• _Dataset content_
┌──
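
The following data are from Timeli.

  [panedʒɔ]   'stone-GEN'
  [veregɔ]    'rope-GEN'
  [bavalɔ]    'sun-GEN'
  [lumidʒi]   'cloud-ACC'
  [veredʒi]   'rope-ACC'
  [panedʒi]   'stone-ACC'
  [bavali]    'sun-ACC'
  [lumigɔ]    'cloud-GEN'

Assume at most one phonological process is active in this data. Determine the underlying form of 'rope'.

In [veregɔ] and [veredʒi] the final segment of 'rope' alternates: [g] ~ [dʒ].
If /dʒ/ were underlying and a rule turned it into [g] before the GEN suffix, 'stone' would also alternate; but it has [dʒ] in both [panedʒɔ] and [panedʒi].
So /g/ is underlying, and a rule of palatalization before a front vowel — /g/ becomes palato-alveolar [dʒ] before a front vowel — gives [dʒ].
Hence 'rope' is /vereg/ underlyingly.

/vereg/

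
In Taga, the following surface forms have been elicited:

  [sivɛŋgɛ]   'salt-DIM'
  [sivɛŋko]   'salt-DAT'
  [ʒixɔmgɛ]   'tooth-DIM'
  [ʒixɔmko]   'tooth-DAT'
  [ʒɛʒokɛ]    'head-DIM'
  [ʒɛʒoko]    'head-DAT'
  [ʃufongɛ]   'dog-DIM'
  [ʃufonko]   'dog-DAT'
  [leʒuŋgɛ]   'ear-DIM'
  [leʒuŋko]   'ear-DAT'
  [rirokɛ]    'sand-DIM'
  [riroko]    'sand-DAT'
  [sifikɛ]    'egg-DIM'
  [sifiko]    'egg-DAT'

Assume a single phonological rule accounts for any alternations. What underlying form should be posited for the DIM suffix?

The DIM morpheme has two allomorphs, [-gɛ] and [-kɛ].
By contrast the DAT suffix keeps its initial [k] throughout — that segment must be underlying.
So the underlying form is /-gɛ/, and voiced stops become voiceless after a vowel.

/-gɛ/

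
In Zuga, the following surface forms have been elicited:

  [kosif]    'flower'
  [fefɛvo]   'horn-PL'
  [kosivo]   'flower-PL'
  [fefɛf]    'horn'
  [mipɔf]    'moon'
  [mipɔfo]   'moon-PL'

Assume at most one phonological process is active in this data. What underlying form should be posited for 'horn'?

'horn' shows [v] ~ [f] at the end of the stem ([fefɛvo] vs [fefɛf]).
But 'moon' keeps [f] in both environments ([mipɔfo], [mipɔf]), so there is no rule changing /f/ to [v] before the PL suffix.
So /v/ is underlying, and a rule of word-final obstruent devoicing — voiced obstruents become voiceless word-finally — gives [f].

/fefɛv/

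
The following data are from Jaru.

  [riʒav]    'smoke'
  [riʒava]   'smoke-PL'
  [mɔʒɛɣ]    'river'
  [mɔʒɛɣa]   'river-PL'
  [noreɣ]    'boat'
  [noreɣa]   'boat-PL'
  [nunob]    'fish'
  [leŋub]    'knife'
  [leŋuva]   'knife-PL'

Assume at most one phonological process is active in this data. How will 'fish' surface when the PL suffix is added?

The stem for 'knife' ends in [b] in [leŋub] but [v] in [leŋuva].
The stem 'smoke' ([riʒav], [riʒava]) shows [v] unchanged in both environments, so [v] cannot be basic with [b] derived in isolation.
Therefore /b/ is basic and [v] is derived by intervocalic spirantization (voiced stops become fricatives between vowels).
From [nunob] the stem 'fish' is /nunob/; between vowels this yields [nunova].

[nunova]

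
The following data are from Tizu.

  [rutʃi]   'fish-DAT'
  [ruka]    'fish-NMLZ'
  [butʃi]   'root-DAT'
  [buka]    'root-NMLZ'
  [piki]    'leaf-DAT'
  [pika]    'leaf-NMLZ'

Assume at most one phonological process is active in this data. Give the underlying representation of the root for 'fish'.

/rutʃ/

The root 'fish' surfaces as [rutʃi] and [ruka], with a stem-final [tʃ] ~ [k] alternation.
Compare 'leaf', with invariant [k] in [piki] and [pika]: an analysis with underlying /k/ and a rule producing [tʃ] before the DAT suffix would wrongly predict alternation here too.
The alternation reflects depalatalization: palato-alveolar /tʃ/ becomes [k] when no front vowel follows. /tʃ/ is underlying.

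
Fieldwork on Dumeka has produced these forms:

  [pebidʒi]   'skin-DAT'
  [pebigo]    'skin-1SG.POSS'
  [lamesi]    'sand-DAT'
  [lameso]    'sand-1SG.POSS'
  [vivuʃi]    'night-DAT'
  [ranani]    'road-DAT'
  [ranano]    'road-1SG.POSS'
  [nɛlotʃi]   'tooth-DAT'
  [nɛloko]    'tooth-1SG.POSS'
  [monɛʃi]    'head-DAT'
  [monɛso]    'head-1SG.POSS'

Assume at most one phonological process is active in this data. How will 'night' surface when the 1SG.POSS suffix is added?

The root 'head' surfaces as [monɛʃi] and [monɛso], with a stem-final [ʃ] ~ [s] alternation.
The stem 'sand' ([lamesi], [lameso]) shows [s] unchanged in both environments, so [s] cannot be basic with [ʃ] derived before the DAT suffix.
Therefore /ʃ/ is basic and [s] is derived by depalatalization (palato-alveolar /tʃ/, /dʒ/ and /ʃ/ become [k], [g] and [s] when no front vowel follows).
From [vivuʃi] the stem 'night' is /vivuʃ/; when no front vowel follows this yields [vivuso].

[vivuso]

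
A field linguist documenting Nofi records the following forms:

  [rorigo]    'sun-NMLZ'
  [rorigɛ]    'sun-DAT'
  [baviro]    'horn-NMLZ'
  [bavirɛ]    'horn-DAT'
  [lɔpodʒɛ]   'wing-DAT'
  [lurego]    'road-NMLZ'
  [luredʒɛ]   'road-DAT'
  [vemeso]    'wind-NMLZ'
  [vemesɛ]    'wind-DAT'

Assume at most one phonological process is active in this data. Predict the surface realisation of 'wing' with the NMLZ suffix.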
└──
Would you transcribe the whole listing, keeping every character the same?

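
The following data are from Timeli.

  [panedʒɔ]   'stone-GEN'
  [veregɔ]    'rope-GEN'
  [bavalɔ]    'sun-GEN'
  [lumidʒi]   'cloud-ACC'
  [veredʒi]   'rope-ACC'
  [panedʒi]   'stone-ACC'
  [bavali]    'sun-ACC'
  [lumigɔ]    'cloud-GEN'

Assume at most one phonological process is active in this data. Determine the underlying form of 'rope'.

In [veregɔ] and [veredʒi] the final segment of 'rope' alternates: [g] ~ [dʒ].
If /dʒ/ were underlying and a rule turned it into [g] before the GEN suffix, 'stone' would also alternate; but it has [dʒ] in both [panedʒɔ] and [panedʒi].
So /g/ is underlying, and a rule of palatalization before a front vowel — /g/ becomes palato-alveolar [dʒ] before a front vowel — gives [dʒ].
Hence 'rope' is /vereg/ underlyingly.

/vereg/

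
In Taga, the following surface forms have been elicited:

  [sivɛŋgɛ]   'salt-DIM'
  [sivɛŋko]   'salt-DAT'
  [ʒixɔmgɛ]   'tooth-DIM'
  [ʒixɔmko]   'tooth-DAT'
  [ʒɛʒokɛ]    'head-DIM'
  [ʒɛʒoko]    'head-DAT'
  [ʃufongɛ]   'dog-DIM'
  [ʃufonko]   'dog-DAT'
  [leʒuŋgɛ]   'ear-DIM'
  [leʒuŋko]   'ear-DAT'
  [rirokɛ]    'sand-DIM'
  [riroko]    'sand-DAT'
  [sifikɛ]    'egg-DIM'
  [sifiko]    'egg-DAT'

Assume a single phonological rule accounts for any alternations. What underlying form should be posited for the DIM suffix?

The DIM morpheme has two allomorphs, [-gɛ] and [-kɛ].
By contrast the DAT suffix keeps its initial [k] throughout — that segment must be underlying.
So the underlying form is /-gɛ/, and voiced stops become voiceless after a vowel.

/-gɛ/

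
In Zuga, the following surface forms have been elicited:

  [kosif]    'flower'
  [fefɛvo]   'horn-PL'
  [kosivo]   'flower-PL'
  [fefɛf]    'horn'
  [mipɔf]    'moon'
  [mipɔfo]   'moon-PL'

Assume at most one phonological process is active in this data. What underlying form should be posited for 'horn'?

'horn' shows [v] ~ [f] at the end of the stem ([fefɛvo] vs [fefɛf]).
But 'moon' keeps [f] in both environments ([mipɔfo], [mipɔf]), so there is no rule changing /f/ to [v] before the PL suffix.
So /v/ is underlying, and a rule of word-final obstruent devoicing — voiced obstruents become voiceless word-finally — gives [f].

/fefɛv/

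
The following data are from Jaru.

  [riʒav]    'smoke'
  [riʒava]   'smoke-PL'
  [mɔʒɛɣ]    'river'
  [mɔʒɛɣa]   'river-PL'
  [noreɣ]    'boat'
  [noreɣa]   'boat-PL'
  [nunob]    'fish'
  [leŋub]    'knife'
  [leŋuva]   'knife-PL'

Assume at most one phonological process is active in this data. How will 'fish' surface when the PL suffix is added?

The stem for 'knife' ends in [b] in [leŋub] but [v] in [leŋuva].
The stem 'smoke' ([riʒav], [riʒava]) shows [v] unchanged in both environments, so [v] cannot be basic with [b] derived in isolation.
Therefore /b/ is basic and [v] is derived by intervocalic spirantization (voiced stops become fricatives between vowels).
From [nunob] the stem 'fish' is /nunob/; between vowels this yields [nunova].

[nunova]

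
The following data are from Tizu.

  [rutʃi]   'fish-DAT'
  [ruka]    'fish-NMLZ'
  [butʃi]   'root-DAT'
  [buka]    'root-NMLZ'
  [piki]    'leaf-DAT'
  [pika]    'leaf-NMLZ'

Assume at most one phonological process is active in this data. Give the underlying representation of the root for 'fish'.

/rutʃ/

The root 'fish' surfaces as [rutʃi] and [ruka], with a stem-final [tʃ] ~ [k] alternation.
Compare 'leaf', with invariant [k] in [piki] and [pika]: an analysis with underlying /k/ and a rule producing [tʃ] before the DAT suffix would wrongly predict alternation here too.
The alternation reflects depalatalization: palato-alveolar /tʃ/ becomes [k] when no front vowel follows. /tʃ/ is underlying.

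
Fieldwork on Dumeka has produced these forms:

  [pebidʒi]   'skin-DAT'
  [pebigo]    'skin-1SG.POSS'
  [lamesi]    'sand-DAT'
  [lameso]    'sand-1SG.POSS'
  [vivuʃi]    'night-DAT'
  [ranani]    'road-DAT'
  [ranano]    'road-1SG.POSS'
  [nɛlotʃi]   'tooth-DAT'
  [nɛloko]    'tooth-1SG.POSS'
  [monɛʃi]    'head-DAT'
  [monɛso]    'head-1SG.POSS'

Assume at most one phonological process is active in this data. How will 'night' surface when the 1SG.POSS suffix is added?

The root 'head' surfaces as [monɛʃi] and [monɛso], with a stem-final [ʃ] ~ [s] alternation.
The stem 'sand' ([lamesi], [lameso]) shows [s] unchanged in both environments, so [s] cannot be basic with [ʃ] derived before the DAT suffix.
Therefore /ʃ/ is basic and [s] is derived by depalatalization (palato-alveolar /tʃ/, /dʒ/ and /ʃ/ become [k], [g] and [s] when no front vowel follows).
From [vivuʃi] the stem 'night' is /vivuʃ/; when no front vowel follows this yields [vivuso].

[vivuso]

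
A field linguist documenting Nofi records the following forms:

  [rorigo]    'sun-NMLZ'
  [rorigɛ]    'sun-DAT'
  [baviro]    'horn-NMLZ'
  [bavirɛ]    'horn-DAT'
  [lɔpodʒɛ]   'wing-DAT'
  [lurego]    'road-NMLZ'
  [luredʒɛ]   'road-DAT'
  [vemeso]    'wind-NMLZ'
  [vemesɛ]    'wind-DAT'

Assume at most one phonological process is active in this data. Predict the surface realisation of 'wing' with the NMLZ suffix.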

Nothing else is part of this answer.